# What is expected
Copy each record below without changing a single word.

== == ==

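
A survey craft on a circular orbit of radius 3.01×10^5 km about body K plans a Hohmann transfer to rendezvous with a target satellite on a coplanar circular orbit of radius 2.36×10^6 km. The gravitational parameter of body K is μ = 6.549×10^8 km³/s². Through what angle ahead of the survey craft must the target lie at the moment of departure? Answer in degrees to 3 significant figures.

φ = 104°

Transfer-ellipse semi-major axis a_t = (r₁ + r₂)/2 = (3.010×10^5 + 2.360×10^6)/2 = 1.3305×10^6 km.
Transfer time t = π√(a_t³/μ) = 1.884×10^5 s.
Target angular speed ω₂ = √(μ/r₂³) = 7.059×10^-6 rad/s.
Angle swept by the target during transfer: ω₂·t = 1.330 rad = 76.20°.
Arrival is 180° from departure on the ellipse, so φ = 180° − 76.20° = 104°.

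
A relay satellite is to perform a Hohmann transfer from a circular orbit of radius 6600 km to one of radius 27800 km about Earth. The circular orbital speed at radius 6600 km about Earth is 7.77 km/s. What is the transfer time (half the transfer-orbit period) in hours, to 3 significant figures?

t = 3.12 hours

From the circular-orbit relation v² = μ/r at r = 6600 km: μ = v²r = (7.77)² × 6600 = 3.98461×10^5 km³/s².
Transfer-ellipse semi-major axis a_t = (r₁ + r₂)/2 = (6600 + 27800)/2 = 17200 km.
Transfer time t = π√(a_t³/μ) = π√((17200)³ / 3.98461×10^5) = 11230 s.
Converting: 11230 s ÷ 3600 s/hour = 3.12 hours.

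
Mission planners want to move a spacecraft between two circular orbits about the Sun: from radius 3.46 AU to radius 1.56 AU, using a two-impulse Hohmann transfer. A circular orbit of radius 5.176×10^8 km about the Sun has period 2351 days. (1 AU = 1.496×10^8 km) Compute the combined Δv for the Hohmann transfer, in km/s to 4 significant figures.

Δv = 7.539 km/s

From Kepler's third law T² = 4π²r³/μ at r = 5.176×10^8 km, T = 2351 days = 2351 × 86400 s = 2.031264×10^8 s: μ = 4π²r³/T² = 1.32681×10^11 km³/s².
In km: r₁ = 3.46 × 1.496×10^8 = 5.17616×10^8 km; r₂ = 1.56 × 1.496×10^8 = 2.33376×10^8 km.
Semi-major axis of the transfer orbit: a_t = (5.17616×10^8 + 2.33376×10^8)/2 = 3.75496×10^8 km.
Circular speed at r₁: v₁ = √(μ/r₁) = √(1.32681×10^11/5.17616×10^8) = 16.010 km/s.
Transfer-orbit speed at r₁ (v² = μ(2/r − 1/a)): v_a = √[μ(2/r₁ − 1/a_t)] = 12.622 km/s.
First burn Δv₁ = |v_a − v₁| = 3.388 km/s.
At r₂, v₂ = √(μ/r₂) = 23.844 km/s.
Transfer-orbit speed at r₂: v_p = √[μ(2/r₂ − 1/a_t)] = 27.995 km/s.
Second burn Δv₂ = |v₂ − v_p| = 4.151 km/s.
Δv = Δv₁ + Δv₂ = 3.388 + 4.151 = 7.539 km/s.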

== == ==

# Solution to the problem
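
A survey craft on a circular orbit of radius 3.01×10^5 km about body K plans a Hohmann transfer to rendezvous with a target satellite on a coplanar circular orbit of radius 2.36×10^6 km. The gravitational parameter of body K is μ = 6.549×10^8 km³/s². Through what angle ahead of the survey craft must the target lie at the moment of departure? Answer in degrees to 3 significant figures.

φ = 104°

Transfer-ellipse semi-major axis a_t = (r₁ + r₂)/2 = (3.010×10^5 + 2.360×10^6)/2 = 1.3305×10^6 km.
Transfer time t = π√(a_t³/μ) = 1.884×10^5 s.
Target angular speed ω₂ = √(μ/r₂³) = 7.059×10^-6 rad/s.
Angle swept by the target during transfer: ω₂·t = 1.330 rad = 76.20°.
Arrival is 180° from departure on the ellipse, so φ = 180° − 76.20° = 104°.

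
A relay satellite is to perform a Hohmann transfer from a circular orbit of radius 6600 km to one of radius 27800 km about Earth. The circular orbital speed at radius 6600 km about Earth is 7.77 km/s. What is the transfer time (half the transfer-orbit period) in hours, to 3 significant figures?

t = 3.12 hours

From the circular-orbit relation v² = μ/r at r = 6600 km: μ = v²r = (7.77)² × 6600 = 3.98461×10^5 km³/s².
Transfer-ellipse semi-major axis a_t = (r₁ + r₂)/2 = (6600 + 27800)/2 = 17200 km.
Transfer time t = π√(a_t³/μ) = π√((17200)³ / 3.98461×10^5) = 11230 s.
Converting: 11230 s ÷ 3600 s/hour = 3.12 hours.

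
Mission planners want to move a spacecraft between two circular orbits about the Sun: from radius 3.46 AU to radius 1.56 AU, using a two-impulse Hohmann transfer. A circular orbit of radius 5.176×10^8 km about the Sun has period 2351 days. (1 AU = 1.496×10^8 km) Compute the combined Δv for the Hohmann transfer, in km/s to 4 significant figures.

Δv = 7.539 km/s

From Kepler's third law T² = 4π²r³/μ at r = 5.176×10^8 km, T = 2351 days = 2351 × 86400 s = 2.031264×10^8 s: μ = 4π²r³/T² = 1.32681×10^11 km³/s².
In km: r₁ = 3.46 × 1.496×10^8 = 5.17616×10^8 km; r₂ = 1.56 × 1.496×10^8 = 2.33376×10^8 km.
Semi-major axis of the transfer orbit: a_t = (5.17616×10^8 + 2.33376×10^8)/2 = 3.75496×10^8 km.
Circular speed at r₁: v₁ = √(μ/r₁) = √(1.32681×10^11/5.17616×10^8) = 16.010 km/s.
Transfer-orbit speed at r₁ (v² = μ(2/r − 1/a)): v_a = √[μ(2/r₁ − 1/a_t)] = 12.622 km/s.
First burn Δv₁ = |v_a − v₁| = 3.388 km/s.
At r₂, v₂ = √(μ/r₂) = 23.844 km/s.
Transfer-orbit speed at r₂: v_p = √[μ(2/r₂ − 1/a_t)] = 27.995 km/s.
Second burn Δv₂ = |v₂ − v_p| = 4.151 km/s.
Δv = Δv₁ + Δv₂ = 3.388 + 4.151 = 7.539 km/s.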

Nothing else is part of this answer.